[Dataset entries]
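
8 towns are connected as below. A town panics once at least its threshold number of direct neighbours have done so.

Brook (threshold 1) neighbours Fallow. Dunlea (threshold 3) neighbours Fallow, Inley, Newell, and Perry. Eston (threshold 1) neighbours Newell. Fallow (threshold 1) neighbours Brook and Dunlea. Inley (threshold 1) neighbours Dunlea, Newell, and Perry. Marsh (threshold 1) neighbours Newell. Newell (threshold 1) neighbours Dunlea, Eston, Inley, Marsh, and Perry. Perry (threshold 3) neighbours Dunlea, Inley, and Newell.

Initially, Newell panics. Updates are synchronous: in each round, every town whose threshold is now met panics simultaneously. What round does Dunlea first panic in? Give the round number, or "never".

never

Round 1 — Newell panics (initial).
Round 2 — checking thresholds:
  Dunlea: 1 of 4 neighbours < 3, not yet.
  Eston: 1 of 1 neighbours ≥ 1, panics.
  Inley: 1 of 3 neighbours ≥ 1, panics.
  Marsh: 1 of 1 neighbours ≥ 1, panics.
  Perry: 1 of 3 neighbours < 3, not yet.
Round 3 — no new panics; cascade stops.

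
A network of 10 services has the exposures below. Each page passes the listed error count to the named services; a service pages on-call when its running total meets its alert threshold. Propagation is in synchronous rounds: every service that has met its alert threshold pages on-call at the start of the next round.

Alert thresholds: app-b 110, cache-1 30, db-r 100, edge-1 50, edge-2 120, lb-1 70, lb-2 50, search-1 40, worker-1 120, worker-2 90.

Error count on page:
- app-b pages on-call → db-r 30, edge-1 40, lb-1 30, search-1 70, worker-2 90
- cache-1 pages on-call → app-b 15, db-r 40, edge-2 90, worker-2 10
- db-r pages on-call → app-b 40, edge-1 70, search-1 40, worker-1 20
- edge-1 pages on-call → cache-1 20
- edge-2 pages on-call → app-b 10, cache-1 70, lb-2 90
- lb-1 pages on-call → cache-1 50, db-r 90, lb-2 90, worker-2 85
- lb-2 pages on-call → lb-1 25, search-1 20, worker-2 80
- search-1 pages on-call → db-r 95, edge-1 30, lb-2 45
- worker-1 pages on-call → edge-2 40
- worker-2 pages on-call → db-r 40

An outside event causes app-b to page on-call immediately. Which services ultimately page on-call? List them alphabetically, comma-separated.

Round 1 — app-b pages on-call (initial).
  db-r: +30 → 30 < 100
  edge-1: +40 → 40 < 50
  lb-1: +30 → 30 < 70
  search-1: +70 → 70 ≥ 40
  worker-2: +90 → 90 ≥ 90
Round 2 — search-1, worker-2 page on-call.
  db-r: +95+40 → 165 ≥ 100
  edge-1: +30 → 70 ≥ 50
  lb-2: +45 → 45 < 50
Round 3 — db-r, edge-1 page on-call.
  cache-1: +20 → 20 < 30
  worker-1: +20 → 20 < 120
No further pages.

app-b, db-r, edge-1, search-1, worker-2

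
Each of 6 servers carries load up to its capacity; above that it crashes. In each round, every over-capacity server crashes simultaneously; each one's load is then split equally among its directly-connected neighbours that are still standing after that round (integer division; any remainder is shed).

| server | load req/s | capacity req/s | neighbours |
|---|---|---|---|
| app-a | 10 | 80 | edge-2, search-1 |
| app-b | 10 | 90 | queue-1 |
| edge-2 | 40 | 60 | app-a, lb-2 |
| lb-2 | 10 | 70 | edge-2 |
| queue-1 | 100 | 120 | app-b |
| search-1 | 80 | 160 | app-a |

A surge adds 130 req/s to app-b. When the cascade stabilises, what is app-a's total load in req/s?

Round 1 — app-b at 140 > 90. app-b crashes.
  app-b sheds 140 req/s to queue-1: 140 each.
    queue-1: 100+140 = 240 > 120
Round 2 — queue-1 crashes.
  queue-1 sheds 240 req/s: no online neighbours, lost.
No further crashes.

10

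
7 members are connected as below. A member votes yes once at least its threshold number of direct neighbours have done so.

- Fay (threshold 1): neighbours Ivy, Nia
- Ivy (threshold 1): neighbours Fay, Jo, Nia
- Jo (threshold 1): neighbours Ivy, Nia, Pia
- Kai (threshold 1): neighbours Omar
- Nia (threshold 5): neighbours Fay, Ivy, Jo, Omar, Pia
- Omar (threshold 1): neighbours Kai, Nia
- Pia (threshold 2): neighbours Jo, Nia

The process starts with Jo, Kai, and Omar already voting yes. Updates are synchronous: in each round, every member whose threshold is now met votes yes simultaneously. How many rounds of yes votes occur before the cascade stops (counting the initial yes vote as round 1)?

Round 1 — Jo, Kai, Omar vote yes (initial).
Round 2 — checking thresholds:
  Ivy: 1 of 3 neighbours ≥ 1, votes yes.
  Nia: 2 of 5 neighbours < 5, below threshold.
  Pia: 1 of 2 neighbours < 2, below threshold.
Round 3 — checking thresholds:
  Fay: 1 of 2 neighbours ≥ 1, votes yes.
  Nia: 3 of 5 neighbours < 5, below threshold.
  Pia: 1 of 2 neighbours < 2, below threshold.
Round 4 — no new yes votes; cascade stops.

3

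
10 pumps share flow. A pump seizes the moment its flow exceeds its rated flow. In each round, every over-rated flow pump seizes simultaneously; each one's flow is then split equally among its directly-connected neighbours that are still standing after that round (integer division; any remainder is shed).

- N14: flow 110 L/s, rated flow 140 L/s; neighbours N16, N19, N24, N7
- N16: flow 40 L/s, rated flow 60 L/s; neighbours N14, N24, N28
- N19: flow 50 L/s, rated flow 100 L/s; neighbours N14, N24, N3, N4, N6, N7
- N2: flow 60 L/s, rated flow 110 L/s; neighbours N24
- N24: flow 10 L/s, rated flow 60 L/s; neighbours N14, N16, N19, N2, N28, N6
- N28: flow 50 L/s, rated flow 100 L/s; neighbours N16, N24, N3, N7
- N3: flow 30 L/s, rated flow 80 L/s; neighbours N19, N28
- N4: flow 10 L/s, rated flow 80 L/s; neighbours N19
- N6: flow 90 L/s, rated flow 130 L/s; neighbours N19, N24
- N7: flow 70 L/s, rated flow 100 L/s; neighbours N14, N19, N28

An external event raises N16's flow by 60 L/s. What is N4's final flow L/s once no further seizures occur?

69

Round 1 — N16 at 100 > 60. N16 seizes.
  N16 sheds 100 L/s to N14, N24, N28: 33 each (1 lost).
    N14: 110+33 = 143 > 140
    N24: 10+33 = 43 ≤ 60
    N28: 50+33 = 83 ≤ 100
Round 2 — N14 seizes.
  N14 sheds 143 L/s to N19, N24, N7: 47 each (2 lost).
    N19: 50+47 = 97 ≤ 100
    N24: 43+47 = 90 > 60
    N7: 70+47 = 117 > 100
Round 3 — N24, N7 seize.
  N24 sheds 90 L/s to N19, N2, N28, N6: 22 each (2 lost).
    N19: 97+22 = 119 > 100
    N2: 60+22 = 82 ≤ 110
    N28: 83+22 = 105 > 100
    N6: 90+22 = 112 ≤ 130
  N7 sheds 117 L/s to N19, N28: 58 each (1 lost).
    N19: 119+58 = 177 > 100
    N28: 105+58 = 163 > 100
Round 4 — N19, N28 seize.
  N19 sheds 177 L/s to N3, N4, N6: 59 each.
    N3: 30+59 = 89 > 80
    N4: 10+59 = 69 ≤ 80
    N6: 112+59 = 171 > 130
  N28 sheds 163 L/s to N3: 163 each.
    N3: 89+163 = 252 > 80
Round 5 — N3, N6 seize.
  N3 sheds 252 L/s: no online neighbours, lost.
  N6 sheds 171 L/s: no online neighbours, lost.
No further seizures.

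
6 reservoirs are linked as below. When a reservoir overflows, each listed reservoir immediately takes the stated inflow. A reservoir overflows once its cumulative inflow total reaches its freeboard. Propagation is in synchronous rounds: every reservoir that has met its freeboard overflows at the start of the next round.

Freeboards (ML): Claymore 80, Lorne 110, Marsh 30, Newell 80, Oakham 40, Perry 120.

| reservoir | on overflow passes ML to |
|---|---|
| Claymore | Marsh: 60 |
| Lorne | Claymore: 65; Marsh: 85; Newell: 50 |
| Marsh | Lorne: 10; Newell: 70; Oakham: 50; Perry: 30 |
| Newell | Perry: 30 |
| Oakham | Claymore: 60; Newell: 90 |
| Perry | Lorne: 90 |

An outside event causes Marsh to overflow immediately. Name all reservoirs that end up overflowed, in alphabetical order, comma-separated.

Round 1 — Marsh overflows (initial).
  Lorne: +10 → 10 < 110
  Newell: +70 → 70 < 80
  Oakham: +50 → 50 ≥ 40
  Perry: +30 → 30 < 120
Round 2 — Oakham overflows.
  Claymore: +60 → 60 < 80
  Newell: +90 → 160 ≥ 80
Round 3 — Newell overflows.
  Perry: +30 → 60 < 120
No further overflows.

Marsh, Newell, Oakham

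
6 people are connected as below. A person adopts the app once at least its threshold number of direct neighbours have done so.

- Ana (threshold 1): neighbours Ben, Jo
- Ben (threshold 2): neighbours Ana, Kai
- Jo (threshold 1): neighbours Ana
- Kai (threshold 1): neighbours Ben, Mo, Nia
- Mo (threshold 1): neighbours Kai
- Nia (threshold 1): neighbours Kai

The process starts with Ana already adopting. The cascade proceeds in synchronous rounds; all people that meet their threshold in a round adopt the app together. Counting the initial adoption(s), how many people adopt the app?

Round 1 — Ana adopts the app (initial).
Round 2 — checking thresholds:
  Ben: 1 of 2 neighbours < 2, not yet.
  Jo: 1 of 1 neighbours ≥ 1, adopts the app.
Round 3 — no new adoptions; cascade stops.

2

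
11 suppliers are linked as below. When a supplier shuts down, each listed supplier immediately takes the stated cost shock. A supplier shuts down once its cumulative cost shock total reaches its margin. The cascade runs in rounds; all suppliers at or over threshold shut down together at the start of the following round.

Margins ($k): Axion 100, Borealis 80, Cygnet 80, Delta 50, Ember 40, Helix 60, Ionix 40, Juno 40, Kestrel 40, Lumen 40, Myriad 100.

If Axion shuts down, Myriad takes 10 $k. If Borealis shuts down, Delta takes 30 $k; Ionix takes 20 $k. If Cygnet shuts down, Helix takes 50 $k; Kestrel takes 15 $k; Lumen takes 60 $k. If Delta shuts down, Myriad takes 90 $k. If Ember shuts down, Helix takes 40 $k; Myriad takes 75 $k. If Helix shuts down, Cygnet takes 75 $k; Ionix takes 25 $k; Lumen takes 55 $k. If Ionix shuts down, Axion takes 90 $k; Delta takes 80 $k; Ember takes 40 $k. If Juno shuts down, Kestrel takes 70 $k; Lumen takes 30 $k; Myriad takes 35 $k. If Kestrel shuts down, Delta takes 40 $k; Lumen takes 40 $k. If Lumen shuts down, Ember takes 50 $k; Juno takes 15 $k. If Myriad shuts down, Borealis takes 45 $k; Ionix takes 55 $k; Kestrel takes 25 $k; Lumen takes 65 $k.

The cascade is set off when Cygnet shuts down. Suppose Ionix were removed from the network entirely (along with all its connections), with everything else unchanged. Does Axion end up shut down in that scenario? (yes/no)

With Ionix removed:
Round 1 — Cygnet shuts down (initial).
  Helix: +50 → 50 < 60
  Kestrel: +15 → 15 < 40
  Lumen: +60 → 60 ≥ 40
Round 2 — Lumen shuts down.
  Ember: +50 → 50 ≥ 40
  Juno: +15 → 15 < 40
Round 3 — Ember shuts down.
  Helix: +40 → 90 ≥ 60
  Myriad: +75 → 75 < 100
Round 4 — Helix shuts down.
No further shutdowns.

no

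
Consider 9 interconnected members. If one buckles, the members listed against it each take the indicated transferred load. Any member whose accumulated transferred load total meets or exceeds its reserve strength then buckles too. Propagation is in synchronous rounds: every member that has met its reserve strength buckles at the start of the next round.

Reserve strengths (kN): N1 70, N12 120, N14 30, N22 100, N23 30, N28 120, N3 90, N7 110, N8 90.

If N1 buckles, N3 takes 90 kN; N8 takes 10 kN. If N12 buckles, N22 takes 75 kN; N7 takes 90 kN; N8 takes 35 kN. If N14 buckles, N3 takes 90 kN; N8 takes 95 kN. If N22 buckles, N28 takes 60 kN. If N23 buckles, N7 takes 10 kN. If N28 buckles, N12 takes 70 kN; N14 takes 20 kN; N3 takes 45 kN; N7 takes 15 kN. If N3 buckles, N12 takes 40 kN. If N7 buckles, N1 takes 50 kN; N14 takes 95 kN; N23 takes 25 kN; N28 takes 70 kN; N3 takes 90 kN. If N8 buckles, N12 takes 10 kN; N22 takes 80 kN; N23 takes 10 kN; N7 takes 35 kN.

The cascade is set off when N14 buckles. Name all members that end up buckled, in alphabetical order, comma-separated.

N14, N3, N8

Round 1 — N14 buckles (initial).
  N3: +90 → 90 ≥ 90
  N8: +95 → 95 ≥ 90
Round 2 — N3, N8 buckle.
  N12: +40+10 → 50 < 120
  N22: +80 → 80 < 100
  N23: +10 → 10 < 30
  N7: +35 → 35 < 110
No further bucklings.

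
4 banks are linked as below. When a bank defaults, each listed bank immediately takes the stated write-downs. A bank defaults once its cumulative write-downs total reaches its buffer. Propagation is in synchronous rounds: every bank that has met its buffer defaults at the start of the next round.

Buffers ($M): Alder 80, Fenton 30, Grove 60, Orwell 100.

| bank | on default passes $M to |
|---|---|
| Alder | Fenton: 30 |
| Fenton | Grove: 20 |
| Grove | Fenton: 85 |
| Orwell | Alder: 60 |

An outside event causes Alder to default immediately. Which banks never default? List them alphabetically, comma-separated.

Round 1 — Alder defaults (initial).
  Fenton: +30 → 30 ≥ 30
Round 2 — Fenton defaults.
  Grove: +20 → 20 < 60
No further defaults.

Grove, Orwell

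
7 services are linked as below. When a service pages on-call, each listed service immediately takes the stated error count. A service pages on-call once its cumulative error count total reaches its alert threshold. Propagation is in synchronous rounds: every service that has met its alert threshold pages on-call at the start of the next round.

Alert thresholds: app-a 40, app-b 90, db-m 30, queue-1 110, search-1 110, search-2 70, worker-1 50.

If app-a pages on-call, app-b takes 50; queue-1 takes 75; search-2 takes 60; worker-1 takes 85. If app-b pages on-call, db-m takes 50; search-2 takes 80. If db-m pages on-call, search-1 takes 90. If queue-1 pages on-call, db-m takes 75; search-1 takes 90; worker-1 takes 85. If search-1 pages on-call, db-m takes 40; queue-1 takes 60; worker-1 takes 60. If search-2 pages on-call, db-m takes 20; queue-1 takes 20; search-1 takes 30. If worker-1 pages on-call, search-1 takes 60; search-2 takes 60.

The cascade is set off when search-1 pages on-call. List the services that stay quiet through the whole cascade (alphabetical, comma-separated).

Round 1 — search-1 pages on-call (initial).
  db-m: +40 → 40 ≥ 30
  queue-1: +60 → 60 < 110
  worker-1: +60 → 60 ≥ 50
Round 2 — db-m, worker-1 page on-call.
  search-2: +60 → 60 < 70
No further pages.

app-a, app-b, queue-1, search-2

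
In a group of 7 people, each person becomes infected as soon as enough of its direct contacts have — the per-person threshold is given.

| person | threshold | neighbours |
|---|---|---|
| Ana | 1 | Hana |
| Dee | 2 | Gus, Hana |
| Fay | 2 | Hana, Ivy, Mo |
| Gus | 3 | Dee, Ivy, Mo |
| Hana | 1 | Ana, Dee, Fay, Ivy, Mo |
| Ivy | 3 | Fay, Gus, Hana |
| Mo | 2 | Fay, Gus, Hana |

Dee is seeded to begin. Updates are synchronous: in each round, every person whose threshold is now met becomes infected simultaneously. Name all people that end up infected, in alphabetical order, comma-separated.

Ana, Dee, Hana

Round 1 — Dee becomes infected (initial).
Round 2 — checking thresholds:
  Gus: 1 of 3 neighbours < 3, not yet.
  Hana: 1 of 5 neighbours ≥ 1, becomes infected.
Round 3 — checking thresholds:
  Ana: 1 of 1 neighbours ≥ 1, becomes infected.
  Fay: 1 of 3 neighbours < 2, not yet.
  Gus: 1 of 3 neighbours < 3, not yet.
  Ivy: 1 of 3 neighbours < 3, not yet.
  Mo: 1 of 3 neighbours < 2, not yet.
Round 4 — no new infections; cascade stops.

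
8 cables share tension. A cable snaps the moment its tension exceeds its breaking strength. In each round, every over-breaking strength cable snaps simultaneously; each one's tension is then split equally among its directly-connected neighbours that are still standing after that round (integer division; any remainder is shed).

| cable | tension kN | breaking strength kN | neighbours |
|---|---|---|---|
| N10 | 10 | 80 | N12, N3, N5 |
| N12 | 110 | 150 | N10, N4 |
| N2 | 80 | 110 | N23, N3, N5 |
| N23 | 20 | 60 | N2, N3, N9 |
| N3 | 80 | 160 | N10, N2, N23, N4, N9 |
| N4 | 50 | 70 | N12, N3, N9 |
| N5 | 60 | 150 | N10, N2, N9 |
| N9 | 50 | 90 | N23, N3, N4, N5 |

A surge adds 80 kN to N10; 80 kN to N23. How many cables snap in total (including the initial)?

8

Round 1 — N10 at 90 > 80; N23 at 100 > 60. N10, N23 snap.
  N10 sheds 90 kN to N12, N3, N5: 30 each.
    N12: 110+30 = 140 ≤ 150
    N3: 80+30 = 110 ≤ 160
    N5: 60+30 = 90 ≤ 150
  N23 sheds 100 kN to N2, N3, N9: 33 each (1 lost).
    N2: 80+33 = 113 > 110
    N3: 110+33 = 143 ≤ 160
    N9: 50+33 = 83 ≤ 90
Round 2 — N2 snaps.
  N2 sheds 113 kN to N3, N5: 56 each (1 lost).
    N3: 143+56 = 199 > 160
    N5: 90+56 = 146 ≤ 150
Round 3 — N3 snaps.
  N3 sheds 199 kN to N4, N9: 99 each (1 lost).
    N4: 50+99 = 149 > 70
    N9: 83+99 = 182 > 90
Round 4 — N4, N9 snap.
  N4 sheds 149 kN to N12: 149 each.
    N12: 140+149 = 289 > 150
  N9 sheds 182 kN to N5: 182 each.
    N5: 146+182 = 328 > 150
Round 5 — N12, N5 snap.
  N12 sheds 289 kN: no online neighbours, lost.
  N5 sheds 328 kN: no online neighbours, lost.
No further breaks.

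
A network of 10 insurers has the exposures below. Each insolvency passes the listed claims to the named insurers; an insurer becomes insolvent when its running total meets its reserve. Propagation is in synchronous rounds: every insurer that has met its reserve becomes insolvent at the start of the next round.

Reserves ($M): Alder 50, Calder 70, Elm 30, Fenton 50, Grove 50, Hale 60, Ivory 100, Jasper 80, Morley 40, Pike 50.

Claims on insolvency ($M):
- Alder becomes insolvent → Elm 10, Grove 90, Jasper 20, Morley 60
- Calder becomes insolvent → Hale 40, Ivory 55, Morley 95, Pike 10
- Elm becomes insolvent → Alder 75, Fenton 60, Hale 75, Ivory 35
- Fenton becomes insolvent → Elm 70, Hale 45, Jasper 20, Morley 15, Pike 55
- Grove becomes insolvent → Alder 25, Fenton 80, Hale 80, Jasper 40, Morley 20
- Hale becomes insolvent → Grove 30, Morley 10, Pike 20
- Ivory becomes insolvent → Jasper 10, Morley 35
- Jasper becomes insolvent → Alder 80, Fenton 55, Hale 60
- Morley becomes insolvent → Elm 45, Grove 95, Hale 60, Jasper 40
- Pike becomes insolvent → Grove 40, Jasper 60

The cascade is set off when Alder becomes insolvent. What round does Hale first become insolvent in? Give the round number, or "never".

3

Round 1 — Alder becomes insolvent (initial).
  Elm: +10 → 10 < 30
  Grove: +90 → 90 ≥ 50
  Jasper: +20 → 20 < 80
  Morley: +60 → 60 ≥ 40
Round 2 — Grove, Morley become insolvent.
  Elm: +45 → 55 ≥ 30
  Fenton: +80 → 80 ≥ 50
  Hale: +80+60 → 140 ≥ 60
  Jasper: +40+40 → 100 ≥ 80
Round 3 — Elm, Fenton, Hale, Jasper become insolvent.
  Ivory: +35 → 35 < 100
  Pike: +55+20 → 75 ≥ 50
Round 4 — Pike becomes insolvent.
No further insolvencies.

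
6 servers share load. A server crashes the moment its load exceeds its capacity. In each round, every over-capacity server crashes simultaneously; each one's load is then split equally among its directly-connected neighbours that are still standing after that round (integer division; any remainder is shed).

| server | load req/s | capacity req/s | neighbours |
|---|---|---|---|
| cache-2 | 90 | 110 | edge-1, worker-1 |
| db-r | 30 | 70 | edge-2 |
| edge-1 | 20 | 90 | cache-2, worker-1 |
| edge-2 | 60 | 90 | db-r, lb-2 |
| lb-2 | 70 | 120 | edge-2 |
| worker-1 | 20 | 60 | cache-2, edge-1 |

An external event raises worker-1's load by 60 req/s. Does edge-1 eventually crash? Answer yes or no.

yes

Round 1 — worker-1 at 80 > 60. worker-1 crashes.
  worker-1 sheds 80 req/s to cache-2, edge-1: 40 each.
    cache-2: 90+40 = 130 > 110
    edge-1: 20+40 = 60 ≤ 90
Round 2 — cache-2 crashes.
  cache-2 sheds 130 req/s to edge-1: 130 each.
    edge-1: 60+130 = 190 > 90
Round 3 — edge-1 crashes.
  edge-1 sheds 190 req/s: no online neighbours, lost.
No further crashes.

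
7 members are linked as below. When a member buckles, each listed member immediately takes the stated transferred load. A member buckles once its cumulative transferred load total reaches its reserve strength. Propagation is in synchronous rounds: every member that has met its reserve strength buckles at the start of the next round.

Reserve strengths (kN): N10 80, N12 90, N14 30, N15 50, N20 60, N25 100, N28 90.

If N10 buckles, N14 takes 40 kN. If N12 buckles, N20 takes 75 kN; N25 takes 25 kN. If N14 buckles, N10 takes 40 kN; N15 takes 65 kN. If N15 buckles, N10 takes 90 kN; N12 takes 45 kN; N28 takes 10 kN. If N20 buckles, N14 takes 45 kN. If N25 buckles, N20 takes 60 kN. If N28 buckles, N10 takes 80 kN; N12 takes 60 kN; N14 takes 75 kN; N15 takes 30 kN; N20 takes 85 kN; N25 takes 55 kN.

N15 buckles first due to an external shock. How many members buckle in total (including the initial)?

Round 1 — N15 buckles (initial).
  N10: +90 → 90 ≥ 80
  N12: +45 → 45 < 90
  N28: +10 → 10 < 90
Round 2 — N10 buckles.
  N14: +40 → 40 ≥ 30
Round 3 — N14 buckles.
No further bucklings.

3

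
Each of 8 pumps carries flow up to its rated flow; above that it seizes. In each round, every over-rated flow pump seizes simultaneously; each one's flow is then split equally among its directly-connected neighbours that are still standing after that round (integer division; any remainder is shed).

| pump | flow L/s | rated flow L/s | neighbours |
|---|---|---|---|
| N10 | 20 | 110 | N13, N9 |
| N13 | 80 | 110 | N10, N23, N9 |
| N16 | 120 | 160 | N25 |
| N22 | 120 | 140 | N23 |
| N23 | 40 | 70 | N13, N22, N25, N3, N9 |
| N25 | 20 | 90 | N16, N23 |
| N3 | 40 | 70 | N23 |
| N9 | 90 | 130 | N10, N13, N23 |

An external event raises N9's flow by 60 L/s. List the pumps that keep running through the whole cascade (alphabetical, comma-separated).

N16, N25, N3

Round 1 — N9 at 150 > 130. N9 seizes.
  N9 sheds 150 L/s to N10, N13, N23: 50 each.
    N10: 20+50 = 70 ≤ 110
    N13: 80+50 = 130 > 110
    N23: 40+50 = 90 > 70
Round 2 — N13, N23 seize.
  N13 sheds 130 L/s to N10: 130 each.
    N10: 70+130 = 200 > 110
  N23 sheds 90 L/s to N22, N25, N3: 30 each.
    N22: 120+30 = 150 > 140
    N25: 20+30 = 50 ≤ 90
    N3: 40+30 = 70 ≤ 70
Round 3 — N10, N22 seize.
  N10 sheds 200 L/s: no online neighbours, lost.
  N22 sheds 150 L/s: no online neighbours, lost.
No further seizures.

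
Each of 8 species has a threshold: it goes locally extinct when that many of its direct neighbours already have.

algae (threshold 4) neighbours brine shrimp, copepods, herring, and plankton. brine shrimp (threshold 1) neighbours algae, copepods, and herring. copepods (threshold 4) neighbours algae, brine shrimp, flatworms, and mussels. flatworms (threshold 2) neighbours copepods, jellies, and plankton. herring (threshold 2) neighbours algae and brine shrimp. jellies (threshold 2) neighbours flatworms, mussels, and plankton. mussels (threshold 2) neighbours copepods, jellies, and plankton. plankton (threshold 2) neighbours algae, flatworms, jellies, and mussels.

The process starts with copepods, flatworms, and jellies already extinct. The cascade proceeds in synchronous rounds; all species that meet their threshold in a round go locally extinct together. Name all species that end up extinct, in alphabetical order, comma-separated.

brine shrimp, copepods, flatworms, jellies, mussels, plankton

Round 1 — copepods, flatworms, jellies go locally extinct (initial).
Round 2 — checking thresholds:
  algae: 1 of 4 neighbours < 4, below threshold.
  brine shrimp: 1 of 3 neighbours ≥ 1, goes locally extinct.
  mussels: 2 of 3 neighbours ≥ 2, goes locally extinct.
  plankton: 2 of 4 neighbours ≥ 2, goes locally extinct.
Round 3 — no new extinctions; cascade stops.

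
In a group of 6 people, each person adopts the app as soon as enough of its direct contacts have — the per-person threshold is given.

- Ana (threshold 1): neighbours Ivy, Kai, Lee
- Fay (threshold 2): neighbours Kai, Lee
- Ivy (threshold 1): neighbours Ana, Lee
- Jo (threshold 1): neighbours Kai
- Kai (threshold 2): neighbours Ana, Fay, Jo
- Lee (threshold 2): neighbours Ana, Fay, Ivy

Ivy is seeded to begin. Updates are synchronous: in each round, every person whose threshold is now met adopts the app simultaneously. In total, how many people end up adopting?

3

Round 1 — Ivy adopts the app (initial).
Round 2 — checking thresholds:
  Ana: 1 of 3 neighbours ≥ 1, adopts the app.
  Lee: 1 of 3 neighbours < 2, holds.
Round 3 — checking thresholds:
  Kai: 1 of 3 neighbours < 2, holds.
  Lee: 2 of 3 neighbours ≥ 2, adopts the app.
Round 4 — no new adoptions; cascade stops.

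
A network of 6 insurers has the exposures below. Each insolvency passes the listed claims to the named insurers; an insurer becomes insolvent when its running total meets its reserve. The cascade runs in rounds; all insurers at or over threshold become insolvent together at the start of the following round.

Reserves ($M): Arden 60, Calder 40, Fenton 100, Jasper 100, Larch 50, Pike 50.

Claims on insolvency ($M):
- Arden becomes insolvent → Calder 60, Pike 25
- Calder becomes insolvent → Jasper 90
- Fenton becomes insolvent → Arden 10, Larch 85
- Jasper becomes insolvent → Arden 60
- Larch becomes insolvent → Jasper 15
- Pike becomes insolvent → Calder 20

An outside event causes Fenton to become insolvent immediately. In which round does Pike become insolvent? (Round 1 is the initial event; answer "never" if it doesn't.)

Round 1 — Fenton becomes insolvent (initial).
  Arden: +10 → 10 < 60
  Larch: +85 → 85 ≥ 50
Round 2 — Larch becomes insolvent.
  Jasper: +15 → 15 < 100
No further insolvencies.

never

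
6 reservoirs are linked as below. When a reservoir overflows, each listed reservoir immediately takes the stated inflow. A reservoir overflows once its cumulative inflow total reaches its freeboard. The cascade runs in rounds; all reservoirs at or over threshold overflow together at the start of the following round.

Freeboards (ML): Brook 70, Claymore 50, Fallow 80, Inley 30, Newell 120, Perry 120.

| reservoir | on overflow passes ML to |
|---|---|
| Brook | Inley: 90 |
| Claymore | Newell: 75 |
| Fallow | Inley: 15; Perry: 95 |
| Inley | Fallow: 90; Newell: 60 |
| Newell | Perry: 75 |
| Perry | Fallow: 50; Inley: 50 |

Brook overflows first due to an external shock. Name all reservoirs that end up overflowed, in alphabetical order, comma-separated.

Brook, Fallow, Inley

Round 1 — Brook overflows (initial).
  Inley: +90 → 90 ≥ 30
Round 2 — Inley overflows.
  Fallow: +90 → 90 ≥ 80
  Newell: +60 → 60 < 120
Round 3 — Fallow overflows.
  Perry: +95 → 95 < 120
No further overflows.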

## WHAT IS NEEDED
Among the entries, find each line that includes the string "done" and copy it.

## TASK SOLUTION
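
8 towns are connected as below. A town panics once at least its threshold number of direct neighbours have done so.
7 members are connected as below. A member votes yes once at least its threshold number of direct neighbours have done so.
6 people are connected as below. A person adopts the app once at least its threshold number of direct neighbours have done so.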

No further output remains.